• [WHAT THE TASK ASKS] What is needed here is every record, retyped without any change.

#####

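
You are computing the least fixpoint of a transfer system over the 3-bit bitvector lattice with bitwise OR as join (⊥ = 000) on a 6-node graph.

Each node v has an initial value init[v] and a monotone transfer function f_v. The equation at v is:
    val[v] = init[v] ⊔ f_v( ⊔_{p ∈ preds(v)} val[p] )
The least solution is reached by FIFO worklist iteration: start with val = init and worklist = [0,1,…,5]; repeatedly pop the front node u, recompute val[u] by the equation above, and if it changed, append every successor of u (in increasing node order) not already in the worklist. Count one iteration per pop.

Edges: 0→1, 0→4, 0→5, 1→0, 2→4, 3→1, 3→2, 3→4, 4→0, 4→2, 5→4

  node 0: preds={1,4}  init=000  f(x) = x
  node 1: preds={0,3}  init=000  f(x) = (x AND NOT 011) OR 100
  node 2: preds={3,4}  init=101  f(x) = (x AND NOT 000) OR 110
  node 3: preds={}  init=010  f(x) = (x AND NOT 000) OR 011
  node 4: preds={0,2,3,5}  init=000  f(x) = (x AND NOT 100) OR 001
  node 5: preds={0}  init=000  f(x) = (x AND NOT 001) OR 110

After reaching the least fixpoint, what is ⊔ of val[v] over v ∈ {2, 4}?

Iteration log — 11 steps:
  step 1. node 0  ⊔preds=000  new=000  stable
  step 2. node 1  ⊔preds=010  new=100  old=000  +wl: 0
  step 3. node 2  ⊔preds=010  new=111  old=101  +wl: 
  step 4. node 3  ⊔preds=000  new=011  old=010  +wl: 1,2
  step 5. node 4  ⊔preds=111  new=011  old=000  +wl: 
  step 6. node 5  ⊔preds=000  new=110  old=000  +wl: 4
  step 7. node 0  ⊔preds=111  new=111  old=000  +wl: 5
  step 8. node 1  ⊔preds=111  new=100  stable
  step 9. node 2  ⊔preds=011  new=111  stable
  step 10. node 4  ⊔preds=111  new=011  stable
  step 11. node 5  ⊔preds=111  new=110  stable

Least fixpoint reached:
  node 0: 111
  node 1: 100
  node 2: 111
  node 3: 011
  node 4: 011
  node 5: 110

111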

#####

• [REPLY]
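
You are computing the least fixpoint of a transfer system over the 3-bit bitvector lattice with bitwise OR as join (⊥ = 000) on a 6-node graph.

Each node v has an initial value init[v] and a monotone transfer function f_v. The equation at v is:
    val[v] = init[v] ⊔ f_v( ⊔_{p ∈ preds(v)} val[p] )
The least solution is reached by FIFO worklist iteration: start with val = init and worklist = [0,1,…,5]; repeatedly pop the front node u, recompute val[u] by the equation above, and if it changed, append every successor of u (in increasing node order) not already in the worklist. Count one iteration per pop.

Edges: 0→1, 0→4, 0→5, 1→0, 2→4, 3→1, 3→2, 3→4, 4→0, 4→2, 5→4

  node 0: preds={1,4}  init=000  f(x) = x
  node 1: preds={0,3}  init=000  f(x) = (x AND NOT 011) OR 100
  node 2: preds={3,4}  init=101  f(x) = (x AND NOT 000) OR 110
  node 3: preds={}  init=010  f(x) = (x AND NOT 000) OR 011
  node 4: preds={0,2,3,5}  init=000  f(x) = (x AND NOT 100) OR 001
  node 5: preds={0}  init=000  f(x) = (x AND NOT 001) OR 110

After reaching the least fixpoint, what is ⊔ of val[v] over v ∈ {2, 4}?

Iteration log — 11 steps:
  step 1. node 0  ⊔preds=000  new=000  stable
  step 2. node 1  ⊔preds=010  new=100  old=000  +wl: 0
  step 3. node 2  ⊔preds=010  new=111  old=101  +wl: 
  step 4. node 3  ⊔preds=000  new=011  old=010  +wl: 1,2
  step 5. node 4  ⊔preds=111  new=011  old=000  +wl: 
  step 6. node 5  ⊔preds=000  new=110  old=000  +wl: 4
  step 7. node 0  ⊔preds=111  new=111  old=000  +wl: 5
  step 8. node 1  ⊔preds=111  new=100  stable
  step 9. node 2  ⊔preds=011  new=111  stable
  step 10. node 4  ⊔preds=111  new=011  stable
  step 11. node 5  ⊔preds=111  new=110  stable

Least fixpoint reached:
  node 0: 111
  node 1: 100
  node 2: 111
  node 3: 011
  node 4: 011
  node 5: 110

111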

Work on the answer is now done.